╭──

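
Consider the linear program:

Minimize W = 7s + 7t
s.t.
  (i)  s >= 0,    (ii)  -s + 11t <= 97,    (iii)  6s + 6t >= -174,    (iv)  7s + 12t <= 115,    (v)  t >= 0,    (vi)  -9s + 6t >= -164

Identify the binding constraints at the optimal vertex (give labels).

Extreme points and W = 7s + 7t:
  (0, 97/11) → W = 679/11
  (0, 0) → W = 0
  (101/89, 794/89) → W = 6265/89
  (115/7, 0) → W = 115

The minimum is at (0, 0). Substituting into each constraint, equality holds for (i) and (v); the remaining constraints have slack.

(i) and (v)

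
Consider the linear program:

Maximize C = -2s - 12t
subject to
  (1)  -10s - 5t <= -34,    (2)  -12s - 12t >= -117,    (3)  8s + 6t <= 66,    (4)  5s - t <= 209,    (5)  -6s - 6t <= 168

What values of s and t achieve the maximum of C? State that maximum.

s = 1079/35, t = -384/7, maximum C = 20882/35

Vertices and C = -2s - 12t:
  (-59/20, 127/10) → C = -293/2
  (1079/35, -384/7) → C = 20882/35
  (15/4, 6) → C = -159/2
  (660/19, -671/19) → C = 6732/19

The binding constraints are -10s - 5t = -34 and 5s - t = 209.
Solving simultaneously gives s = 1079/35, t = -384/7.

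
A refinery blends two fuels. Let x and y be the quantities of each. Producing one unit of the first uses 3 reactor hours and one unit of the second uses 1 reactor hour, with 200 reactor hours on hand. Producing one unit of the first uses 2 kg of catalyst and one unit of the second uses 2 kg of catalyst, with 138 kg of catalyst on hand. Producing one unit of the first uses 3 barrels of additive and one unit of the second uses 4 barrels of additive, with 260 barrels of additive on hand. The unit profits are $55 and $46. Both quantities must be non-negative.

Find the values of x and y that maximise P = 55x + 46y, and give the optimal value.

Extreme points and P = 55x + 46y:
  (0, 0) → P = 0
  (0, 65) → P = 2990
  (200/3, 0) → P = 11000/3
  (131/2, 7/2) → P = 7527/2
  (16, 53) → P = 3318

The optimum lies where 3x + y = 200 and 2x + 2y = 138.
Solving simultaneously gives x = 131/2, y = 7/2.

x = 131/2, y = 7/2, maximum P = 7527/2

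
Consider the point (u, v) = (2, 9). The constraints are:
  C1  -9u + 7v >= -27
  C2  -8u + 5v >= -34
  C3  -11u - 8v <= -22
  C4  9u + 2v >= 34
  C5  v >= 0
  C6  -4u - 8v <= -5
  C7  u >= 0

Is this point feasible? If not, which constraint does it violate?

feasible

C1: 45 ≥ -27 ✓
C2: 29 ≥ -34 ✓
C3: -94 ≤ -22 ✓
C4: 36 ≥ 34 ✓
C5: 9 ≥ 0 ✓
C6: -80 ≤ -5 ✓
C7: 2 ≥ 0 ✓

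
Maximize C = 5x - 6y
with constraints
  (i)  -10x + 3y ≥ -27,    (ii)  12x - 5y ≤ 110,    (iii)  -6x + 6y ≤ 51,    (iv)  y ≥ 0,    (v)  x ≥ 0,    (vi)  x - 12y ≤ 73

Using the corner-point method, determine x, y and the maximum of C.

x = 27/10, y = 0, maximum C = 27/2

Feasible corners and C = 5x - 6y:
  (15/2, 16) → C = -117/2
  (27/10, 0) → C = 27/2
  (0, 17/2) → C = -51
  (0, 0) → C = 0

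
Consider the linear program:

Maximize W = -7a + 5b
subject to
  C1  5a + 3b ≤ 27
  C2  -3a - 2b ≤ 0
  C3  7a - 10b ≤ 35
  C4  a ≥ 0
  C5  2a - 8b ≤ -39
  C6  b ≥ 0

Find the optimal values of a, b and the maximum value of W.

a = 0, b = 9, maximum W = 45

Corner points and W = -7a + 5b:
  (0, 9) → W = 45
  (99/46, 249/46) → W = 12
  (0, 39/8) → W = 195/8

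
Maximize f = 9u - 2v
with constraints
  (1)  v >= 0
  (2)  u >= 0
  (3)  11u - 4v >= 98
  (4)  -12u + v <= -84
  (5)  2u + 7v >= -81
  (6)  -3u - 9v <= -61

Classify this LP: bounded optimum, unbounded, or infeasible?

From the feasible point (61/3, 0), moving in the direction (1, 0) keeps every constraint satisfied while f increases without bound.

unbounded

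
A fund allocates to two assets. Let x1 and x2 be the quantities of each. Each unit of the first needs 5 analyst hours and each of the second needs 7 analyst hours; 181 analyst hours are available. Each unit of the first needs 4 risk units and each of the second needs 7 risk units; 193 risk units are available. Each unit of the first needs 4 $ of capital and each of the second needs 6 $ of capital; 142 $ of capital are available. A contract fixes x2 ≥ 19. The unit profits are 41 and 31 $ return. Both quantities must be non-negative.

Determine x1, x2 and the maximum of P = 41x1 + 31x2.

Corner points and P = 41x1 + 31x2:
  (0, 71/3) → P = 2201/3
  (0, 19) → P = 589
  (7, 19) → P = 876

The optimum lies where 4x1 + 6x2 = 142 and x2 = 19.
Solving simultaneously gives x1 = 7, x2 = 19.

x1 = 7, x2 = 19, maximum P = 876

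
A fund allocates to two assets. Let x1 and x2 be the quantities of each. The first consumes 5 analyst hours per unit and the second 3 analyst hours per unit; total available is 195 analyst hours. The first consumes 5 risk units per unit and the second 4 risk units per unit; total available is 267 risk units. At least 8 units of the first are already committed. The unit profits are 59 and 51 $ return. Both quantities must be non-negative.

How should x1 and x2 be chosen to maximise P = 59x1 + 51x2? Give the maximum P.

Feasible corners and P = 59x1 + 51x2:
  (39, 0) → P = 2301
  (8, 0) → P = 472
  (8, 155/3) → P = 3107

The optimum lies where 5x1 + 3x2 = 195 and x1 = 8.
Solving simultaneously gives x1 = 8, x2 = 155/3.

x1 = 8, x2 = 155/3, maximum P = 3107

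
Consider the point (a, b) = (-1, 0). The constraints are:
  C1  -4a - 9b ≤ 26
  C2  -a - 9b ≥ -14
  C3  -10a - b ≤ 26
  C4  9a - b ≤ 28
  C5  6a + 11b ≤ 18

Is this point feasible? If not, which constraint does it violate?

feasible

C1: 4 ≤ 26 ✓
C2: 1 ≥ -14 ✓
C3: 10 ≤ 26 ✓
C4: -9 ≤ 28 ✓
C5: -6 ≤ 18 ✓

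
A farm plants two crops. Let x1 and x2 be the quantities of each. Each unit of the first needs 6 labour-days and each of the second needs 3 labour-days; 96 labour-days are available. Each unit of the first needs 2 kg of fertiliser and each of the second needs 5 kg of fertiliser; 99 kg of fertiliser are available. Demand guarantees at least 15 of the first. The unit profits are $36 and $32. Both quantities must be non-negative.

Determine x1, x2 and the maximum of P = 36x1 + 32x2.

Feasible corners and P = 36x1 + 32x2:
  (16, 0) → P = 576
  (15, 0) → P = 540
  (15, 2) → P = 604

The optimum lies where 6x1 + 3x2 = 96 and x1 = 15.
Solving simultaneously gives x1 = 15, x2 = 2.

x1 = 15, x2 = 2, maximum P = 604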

╰──
╭──

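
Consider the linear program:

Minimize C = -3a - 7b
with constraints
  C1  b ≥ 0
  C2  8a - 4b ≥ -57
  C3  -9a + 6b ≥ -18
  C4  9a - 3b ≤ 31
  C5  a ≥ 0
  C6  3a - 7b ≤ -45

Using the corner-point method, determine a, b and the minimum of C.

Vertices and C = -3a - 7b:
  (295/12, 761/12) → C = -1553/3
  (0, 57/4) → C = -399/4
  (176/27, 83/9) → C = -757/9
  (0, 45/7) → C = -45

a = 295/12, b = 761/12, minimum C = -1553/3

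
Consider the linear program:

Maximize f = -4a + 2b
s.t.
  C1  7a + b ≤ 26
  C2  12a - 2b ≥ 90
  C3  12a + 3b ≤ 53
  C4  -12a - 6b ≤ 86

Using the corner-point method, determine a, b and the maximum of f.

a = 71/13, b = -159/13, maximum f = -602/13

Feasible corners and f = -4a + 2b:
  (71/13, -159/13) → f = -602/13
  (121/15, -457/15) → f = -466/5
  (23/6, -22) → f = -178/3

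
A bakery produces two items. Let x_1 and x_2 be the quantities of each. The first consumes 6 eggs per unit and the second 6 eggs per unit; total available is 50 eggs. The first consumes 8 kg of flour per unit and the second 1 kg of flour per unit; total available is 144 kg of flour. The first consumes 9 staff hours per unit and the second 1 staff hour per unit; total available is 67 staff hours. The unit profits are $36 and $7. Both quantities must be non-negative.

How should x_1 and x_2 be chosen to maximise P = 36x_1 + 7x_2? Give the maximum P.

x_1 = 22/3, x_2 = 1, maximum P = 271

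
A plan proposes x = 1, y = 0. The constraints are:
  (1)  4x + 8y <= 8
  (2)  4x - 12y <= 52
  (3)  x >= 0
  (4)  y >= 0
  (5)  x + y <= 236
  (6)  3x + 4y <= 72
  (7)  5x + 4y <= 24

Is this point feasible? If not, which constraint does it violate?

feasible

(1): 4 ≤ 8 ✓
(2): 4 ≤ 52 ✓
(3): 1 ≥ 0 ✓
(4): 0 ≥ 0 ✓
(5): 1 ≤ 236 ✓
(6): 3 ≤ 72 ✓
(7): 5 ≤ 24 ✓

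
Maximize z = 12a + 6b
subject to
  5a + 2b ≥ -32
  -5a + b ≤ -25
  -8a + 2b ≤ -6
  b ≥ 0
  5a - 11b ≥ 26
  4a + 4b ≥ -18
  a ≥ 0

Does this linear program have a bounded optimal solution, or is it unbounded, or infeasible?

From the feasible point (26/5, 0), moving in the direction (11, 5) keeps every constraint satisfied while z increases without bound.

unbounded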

╰──

**EXERCISE:** Across the records, count the lines holding the string "needs". Give the number and stop.

**ANSWER TO THE PROBLEM:** 2